§ Assignment
Would you print the whole listing again, exactly?
-- Stored data follows --
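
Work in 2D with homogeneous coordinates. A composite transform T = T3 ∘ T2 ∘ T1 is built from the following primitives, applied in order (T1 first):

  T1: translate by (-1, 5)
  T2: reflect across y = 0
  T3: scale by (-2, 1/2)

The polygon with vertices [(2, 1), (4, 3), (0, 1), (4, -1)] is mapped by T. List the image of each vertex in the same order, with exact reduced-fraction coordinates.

image vertices: (-2, -3), (-6, -4), (2, -3), (-6, -2)

T1 translate by (-1, 5): (2, 1) → (1, 6); (4, 3) → (3, 8); (0, 1) → (-1, 6); (4, -1) → (3, 4)
T2 reflect across y = 0: (1, 6) → (1, -6); (3, 8) → (3, -8); (-1, 6) → (-1, -6); (3, 4) → (3, -4)
T3 scale by (-2, 1/2): (1, -6) → (-2, -3); (3, -8) → (-6, -4); (-1, -6) → (2, -3); (3, -4) → (-6, -2)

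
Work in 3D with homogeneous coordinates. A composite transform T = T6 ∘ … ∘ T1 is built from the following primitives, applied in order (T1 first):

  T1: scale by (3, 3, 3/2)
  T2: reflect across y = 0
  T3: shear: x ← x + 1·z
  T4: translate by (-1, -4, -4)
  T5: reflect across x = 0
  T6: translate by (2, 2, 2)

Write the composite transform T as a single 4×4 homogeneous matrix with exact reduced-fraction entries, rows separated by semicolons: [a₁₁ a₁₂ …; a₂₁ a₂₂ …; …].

T = [-3 0 -3/2 3; 0 -3 0 -2; 0 0 3/2 -2; 0 0 0 1]

T1 = [3 0 0 0; 0 3 0 0; 0 0 3/2 0; 0 0 0 1]
T2·T1 = [3 0 0 0; 0 -3 0 0; 0 0 3/2 0; 0 0 0 1]
T3·…·T1 = [3 0 3/2 0; 0 -3 0 0; 0 0 3/2 0; 0 0 0 1]
T4·…·T1 = [3 0 3/2 -1; 0 -3 0 -4; 0 0 3/2 -4; 0 0 0 1]
T5·…·T1 = [-3 0 -3/2 1; 0 -3 0 -4; 0 0 3/2 -4; 0 0 0 1]
T6·…·T1 = [-3 0 -3/2 3; 0 -3 0 -2; 0 0 3/2 -2; 0 0 0 1]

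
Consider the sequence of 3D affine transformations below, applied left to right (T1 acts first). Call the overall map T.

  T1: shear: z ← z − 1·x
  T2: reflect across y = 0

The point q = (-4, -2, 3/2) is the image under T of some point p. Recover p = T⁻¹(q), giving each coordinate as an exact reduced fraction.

p = (-4, 2, -5/2)

T1 = [1 0 0 0; 0 1 0 0; -1 0 1 0; 0 0 0 1]
T2·T1 = [1 0 0 0; 0 -1 0 0; -1 0 1 0; 0 0 0 1]
det M = -1; M⁻¹ = [1 0 0 0; 0 -1 0 0; 1 0 1 0; 0 0 0 1]
M⁻¹ · (-4, -2, 3/2)ᵀ = (-4, 2, -5/2)ᵀ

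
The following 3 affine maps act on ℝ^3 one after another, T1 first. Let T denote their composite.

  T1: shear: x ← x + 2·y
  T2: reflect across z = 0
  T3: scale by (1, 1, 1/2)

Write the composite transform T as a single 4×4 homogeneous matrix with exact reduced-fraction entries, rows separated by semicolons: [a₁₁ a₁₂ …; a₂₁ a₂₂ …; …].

T = [1 2 0 0; 0 1 0 0; 0 0 -1/2 0; 0 0 0 1]

T1 = [1 2 0 0; 0 1 0 0; 0 0 1 0; 0 0 0 1]
T2·T1 = [1 2 0 0; 0 1 0 0; 0 0 -1 0; 0 0 0 1]
T3·…·T1 = [1 2 0 0; 0 1 0 0; 0 0 -1/2 0; 0 0 0 1]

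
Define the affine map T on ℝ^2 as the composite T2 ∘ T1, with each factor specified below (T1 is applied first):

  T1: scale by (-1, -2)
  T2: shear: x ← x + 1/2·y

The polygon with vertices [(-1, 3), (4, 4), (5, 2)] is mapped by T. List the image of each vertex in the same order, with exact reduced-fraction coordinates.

image vertices: (-2, -6), (-8, -8), (-7, -4)

T1 scale by (-1, -2): (-1, 3) → (1, -6); (4, 4) → (-4, -8); (5, 2) → (-5, -4)
T2 shear: x ← x + 1/2·y: (1, -6) → (-2, -6); (-4, -8) → (-8, -8); (-5, -4) → (-7, -4)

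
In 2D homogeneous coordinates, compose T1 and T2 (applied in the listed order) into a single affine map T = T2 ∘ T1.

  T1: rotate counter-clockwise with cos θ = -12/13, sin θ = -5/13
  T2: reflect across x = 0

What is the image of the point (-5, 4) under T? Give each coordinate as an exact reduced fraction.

T1 rotate counter-clockwise with cos θ = -12/13, sin θ = -5/13: (-5, 4) → (80/13, -23/13)
T2 reflect across x = 0: (80/13, -23/13) → (-80/13, -23/13)

T(p) = (-80/13, -23/13)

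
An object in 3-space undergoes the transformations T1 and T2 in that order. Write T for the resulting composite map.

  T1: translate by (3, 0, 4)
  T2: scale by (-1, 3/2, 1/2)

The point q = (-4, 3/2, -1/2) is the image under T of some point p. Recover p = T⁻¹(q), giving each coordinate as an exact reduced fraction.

T1 = [1 0 0 3; 0 1 0 0; 0 0 1 4; 0 0 0 1]
T2·T1 = [-1 0 0 -3; 0 3/2 0 0; 0 0 1/2 2; 0 0 0 1]
det M = -3/4; M⁻¹ = [-1 0 0 -3; 0 2/3 0 0; 0 0 2 -4; 0 0 0 1]
M⁻¹ · (-4, 3/2, -1/2)ᵀ = (1, 1, -5)ᵀ

p = (1, 1, -5)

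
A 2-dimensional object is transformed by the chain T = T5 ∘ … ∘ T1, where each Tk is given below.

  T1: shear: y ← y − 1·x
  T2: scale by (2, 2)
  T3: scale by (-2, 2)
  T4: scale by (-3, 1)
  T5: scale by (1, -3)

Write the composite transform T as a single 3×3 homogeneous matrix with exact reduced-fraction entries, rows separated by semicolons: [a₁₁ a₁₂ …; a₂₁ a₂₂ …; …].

T1 = [1 0 0; -1 1 0; 0 0 1]
T2·T1 = [2 0 0; -2 2 0; 0 0 1]
T3·…·T1 = [-4 0 0; -4 4 0; 0 0 1]
T4·…·T1 = [12 0 0; -4 4 0; 0 0 1]
T5·…·T1 = [12 0 0; 12 -12 0; 0 0 1]

T = [12 0 0; 12 -12 0; 0 0 1]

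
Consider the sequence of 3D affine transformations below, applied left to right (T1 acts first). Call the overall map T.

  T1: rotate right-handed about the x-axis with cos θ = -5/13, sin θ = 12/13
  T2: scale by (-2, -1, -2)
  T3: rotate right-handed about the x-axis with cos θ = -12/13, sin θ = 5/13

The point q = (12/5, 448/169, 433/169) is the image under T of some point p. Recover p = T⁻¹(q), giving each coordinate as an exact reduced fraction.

T1 = [1 0 0 0; 0 -5/13 -12/13 0; 0 12/13 -5/13 0; 0 0 0 1]
T2·T1 = [-2 0 0 0; 0 5/13 12/13 0; 0 -24/13 10/13 0; 0 0 0 1]
T3·…·T1 = [-2 0 0 0; 0 60/169 -194/169 0; 0 313/169 -60/169 0; 0 0 0 1]
det M = -4; M⁻¹ = [-1/2 0 0 0; 0 -30/169 97/169 0; 0 -313/338 30/169 0; 0 0 0 1]
M⁻¹ · (12/5, 448/169, 433/169)ᵀ = (-6/5, 1, -2)ᵀ

p = (-6/5, 1, -2)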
-- Stored data concluded --
§ Finished exercise
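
Work in 2D with homogeneous coordinates. A composite transform T = T3 ∘ T2 ∘ T1 is built from the following primitives, applied in order (T1 first):

  T1: translate by (-1, 5)
  T2: reflect across y = 0
  T3: scale by (-2, 1/2)

The polygon with vertices [(2, 1), (4, 3), (0, 1), (4, -1)] is mapped by T. List the image of each vertex in the same order, with exact reduced-fraction coordinates.

image vertices: (-2, -3), (-6, -4), (2, -3), (-6, -2)

T1 translate by (-1, 5): (2, 1) → (1, 6); (4, 3) → (3, 8); (0, 1) → (-1, 6); (4, -1) → (3, 4)
T2 reflect across y = 0: (1, 6) → (1, -6); (3, 8) → (3, -8); (-1, 6) → (-1, -6); (3, 4) → (3, -4)
T3 scale by (-2, 1/2): (1, -6) → (-2, -3); (3, -8) → (-6, -4); (-1, -6) → (2, -3); (3, -4) → (-6, -2)

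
Work in 3D with homogeneous coordinates. A composite transform T = T6 ∘ … ∘ T1 is built from the following primitives, applied in order (T1 first):

  T1: scale by (3, 3, 3/2)
  T2: reflect across y = 0
  T3: shear: x ← x + 1·z
  T4: translate by (-1, -4, -4)
  T5: reflect across x = 0
  T6: translate by (2, 2, 2)

Write the composite transform T as a single 4×4 homogeneous matrix with exact reduced-fraction entries, rows separated by semicolons: [a₁₁ a₁₂ …; a₂₁ a₂₂ …; …].

T = [-3 0 -3/2 3; 0 -3 0 -2; 0 0 3/2 -2; 0 0 0 1]

T1 = [3 0 0 0; 0 3 0 0; 0 0 3/2 0; 0 0 0 1]
T2·T1 = [3 0 0 0; 0 -3 0 0; 0 0 3/2 0; 0 0 0 1]
T3·…·T1 = [3 0 3/2 0; 0 -3 0 0; 0 0 3/2 0; 0 0 0 1]
T4·…·T1 = [3 0 3/2 -1; 0 -3 0 -4; 0 0 3/2 -4; 0 0 0 1]
T5·…·T1 = [-3 0 -3/2 1; 0 -3 0 -4; 0 0 3/2 -4; 0 0 0 1]
T6·…·T1 = [-3 0 -3/2 3; 0 -3 0 -2; 0 0 3/2 -2; 0 0 0 1]

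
Consider the sequence of 3D affine transformations below, applied left to right (T1 acts first). Call the overall map T.

  T1: shear: z ← z − 1·x
  T2: reflect across y = 0

The point q = (-4, -2, 3/2) is the image under T of some point p. Recover p = T⁻¹(q), giving each coordinate as an exact reduced fraction.

p = (-4, 2, -5/2)

T1 = [1 0 0 0; 0 1 0 0; -1 0 1 0; 0 0 0 1]
T2·T1 = [1 0 0 0; 0 -1 0 0; -1 0 1 0; 0 0 0 1]
det M = -1; M⁻¹ = [1 0 0 0; 0 -1 0 0; 1 0 1 0; 0 0 0 1]
M⁻¹ · (-4, -2, 3/2)ᵀ = (-4, 2, -5/2)ᵀ

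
The following 3 affine maps act on ℝ^3 one after another, T1 first. Let T denote their composite.

  T1: shear: x ← x + 2·y
  T2: reflect across z = 0
  T3: scale by (1, 1, 1/2)

Write the composite transform T as a single 4×4 homogeneous matrix with exact reduced-fraction entries, rows separated by semicolons: [a₁₁ a₁₂ …; a₂₁ a₂₂ …; …].

T = [1 2 0 0; 0 1 0 0; 0 0 -1/2 0; 0 0 0 1]

T1 = [1 2 0 0; 0 1 0 0; 0 0 1 0; 0 0 0 1]
T2·T1 = [1 2 0 0; 0 1 0 0; 0 0 -1 0; 0 0 0 1]
T3·…·T1 = [1 2 0 0; 0 1 0 0; 0 0 -1/2 0; 0 0 0 1]

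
Define the affine map T on ℝ^2 as the composite T2 ∘ T1, with each factor specified below (T1 is applied first):

  T1: scale by (-1, -2)
  T2: shear: x ← x + 1/2·y

The polygon with vertices [(-1, 3), (4, 4), (5, 2)] is mapped by T. List the image of each vertex in the same order, with exact reduced-fraction coordinates.

image vertices: (-2, -6), (-8, -8), (-7, -4)

T1 scale by (-1, -2): (-1, 3) → (1, -6); (4, 4) → (-4, -8); (5, 2) → (-5, -4)
T2 shear: x ← x + 1/2·y: (1, -6) → (-2, -6); (-4, -8) → (-8, -8); (-5, -4) → (-7, -4)

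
In 2D homogeneous coordinates, compose T1 and T2 (applied in the listed order) into a single affine map T = T2 ∘ T1.

  T1: rotate counter-clockwise with cos θ = -12/13, sin θ = -5/13
  T2: reflect across x = 0

What is the image of the point (-5, 4) under T? Give each coordinate as an exact reduced fraction.

T1 rotate counter-clockwise with cos θ = -12/13, sin θ = -5/13: (-5, 4) → (80/13, -23/13)
T2 reflect across x = 0: (80/13, -23/13) → (-80/13, -23/13)

T(p) = (-80/13, -23/13)

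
An object in 3-space undergoes the transformations T1 and T2 in that order. Write T for the resulting composite map.

  T1: translate by (3, 0, 4)
  T2: scale by (-1, 3/2, 1/2)

The point q = (-4, 3/2, -1/2) is the image under T of some point p. Recover p = T⁻¹(q), giving each coordinate as an exact reduced fraction.

T1 = [1 0 0 3; 0 1 0 0; 0 0 1 4; 0 0 0 1]
T2·T1 = [-1 0 0 -3; 0 3/2 0 0; 0 0 1/2 2; 0 0 0 1]
det M = -3/4; M⁻¹ = [-1 0 0 -3; 0 2/3 0 0; 0 0 2 -4; 0 0 0 1]
M⁻¹ · (-4, 3/2, -1/2)ᵀ = (1, 1, -5)ᵀ

p = (1, 1, -5)

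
A 2-dimensional object is transformed by the chain T = T5 ∘ … ∘ T1, where each Tk is given below.

  T1: shear: y ← y − 1·x
  T2: scale by (2, 2)
  T3: scale by (-2, 2)
  T4: scale by (-3, 1)
  T5: scale by (1, -3)

Write the composite transform T as a single 3×3 homogeneous matrix with exact reduced-fraction entries, rows separated by semicolons: [a₁₁ a₁₂ …; a₂₁ a₂₂ …; …].

T1 = [1 0 0; -1 1 0; 0 0 1]
T2·T1 = [2 0 0; -2 2 0; 0 0 1]
T3·…·T1 = [-4 0 0; -4 4 0; 0 0 1]
T4·…·T1 = [12 0 0; -4 4 0; 0 0 1]
T5·…·T1 = [12 0 0; 12 -12 0; 0 0 1]

T = [12 0 0; 12 -12 0; 0 0 1]

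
Consider the sequence of 3D affine transformations below, applied left to right (T1 acts first). Call the overall map T.

  T1: rotate right-handed about the x-axis with cos θ = -5/13, sin θ = 12/13
  T2: scale by (-2, -1, -2)
  T3: rotate right-handed about the x-axis with cos θ = -12/13, sin θ = 5/13

The point q = (12/5, 448/169, 433/169) is the image under T of some point p. Recover p = T⁻¹(q), giving each coordinate as an exact reduced fraction.

T1 = [1 0 0 0; 0 -5/13 -12/13 0; 0 12/13 -5/13 0; 0 0 0 1]
T2·T1 = [-2 0 0 0; 0 5/13 12/13 0; 0 -24/13 10/13 0; 0 0 0 1]
T3·…·T1 = [-2 0 0 0; 0 60/169 -194/169 0; 0 313/169 -60/169 0; 0 0 0 1]
det M = -4; M⁻¹ = [-1/2 0 0 0; 0 -30/169 97/169 0; 0 -313/338 30/169 0; 0 0 0 1]
M⁻¹ · (12/5, 448/169, 433/169)ᵀ = (-6/5, 1, -2)ᵀ

p = (-6/5, 1, -2)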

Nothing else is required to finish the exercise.